Data
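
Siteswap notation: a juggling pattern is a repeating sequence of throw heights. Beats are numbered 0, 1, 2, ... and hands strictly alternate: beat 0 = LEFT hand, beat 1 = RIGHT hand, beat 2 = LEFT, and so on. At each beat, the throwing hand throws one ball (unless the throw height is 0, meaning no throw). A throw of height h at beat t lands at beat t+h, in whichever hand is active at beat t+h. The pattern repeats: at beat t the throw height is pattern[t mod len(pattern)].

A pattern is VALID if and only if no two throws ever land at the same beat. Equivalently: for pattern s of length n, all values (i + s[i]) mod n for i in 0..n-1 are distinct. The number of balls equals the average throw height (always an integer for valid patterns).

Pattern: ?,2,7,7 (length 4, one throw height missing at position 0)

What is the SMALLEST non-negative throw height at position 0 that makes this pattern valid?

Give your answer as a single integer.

i=0: s[i]=? (unknown)
i=1: (1 + 2) mod 4 = 3
i=2: (2 + 7) mod 4 = 1
i=3: (3 + 7) mod 4 = 2
Known residues: [1, 2, 3]; need a permutation of 0..3, so missing residue r = 0
Need (0 + s) mod 4 = 0; smallest s = (0 - 0) mod 4 = 0

Answer: 0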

Work order
Extract all lines from the material above that include the word "position".

Answer for this exercise
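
Pattern: ?,2,7,7 (length 4, one throw height missing at position 0)
What is the SMALLEST non-negative throw height at position 0 that makes this pattern valid?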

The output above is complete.